• Problem description
Your answer must be the full set of entries, reproduced exactly.

════

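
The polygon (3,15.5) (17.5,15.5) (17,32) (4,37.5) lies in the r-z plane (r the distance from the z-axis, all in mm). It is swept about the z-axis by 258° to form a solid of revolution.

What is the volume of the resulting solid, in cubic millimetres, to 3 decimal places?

Profile (r,z), 4 vertices: (3,15.5) (17.5,15.5) (17,32) (4,37.5)
edge 0: (3,15.5)→(17.5,15.5)  cross = 3·15.5 − 17.5·15.5 = -224.7500; (r_i+r_j)·cross = 20.5·-224.7500 = -4607.3750
edge 1: (17.5,15.5)→(17,32)  cross = 17.5·32 − 17·15.5 = 296.5000; (r_i+r_j)·cross = 34.5·296.5000 = 10229.2500
edge 2: (17,32)→(4,37.5)  cross = 17·37.5 − 4·32 = 509.5000; (r_i+r_j)·cross = 21·509.5000 = 10699.5000
edge 3: (4,37.5)→(3,15.5)  cross = 4·15.5 − 3·37.5 = -50.5000; (r_i+r_j)·cross = 7·-50.5000 = -353.5000
Σcross = 530.7500 → A = |Σcross|/2 = 265.3750 mm²
Σ(r_i+r_j)·cross = 15967.8750 → first moment M = |Σ|/6 = 2661.3125
R_c = M/A = 2661.3125/265.3750 = 10.0285 mm
θ = 258° = 4.502949 rad
V = θ·R_c·A = 4.502949·10.0285·265.3750 = 11983.756 mm³

Volume = 11983.756 mm³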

════

• Task solution
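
The polygon (3,15.5) (17.5,15.5) (17,32) (4,37.5) lies in the r-z plane (r the distance from the z-axis, all in mm). It is swept about the z-axis by 258° to form a solid of revolution.

What is the volume of the resulting solid, in cubic millimetres, to 3 decimal places?

Profile (r,z), 4 vertices: (3,15.5) (17.5,15.5) (17,32) (4,37.5)
edge 0: (3,15.5)→(17.5,15.5)  cross = 3·15.5 − 17.5·15.5 = -224.7500; (r_i+r_j)·cross = 20.5·-224.7500 = -4607.3750
edge 1: (17.5,15.5)→(17,32)  cross = 17.5·32 − 17·15.5 = 296.5000; (r_i+r_j)·cross = 34.5·296.5000 = 10229.2500
edge 2: (17,32)→(4,37.5)  cross = 17·37.5 − 4·32 = 509.5000; (r_i+r_j)·cross = 21·509.5000 = 10699.5000
edge 3: (4,37.5)→(3,15.5)  cross = 4·15.5 − 3·37.5 = -50.5000; (r_i+r_j)·cross = 7·-50.5000 = -353.5000
Σcross = 530.7500 → A = |Σcross|/2 = 265.3750 mm²
Σ(r_i+r_j)·cross = 15967.8750 → first moment M = |Σ|/6 = 2661.3125
R_c = M/A = 2661.3125/265.3750 = 10.0285 mm
θ = 258° = 4.502949 rad
V = θ·R_c·A = 4.502949·10.0285·265.3750 = 11983.756 mm³

Volume = 11983.756 mm³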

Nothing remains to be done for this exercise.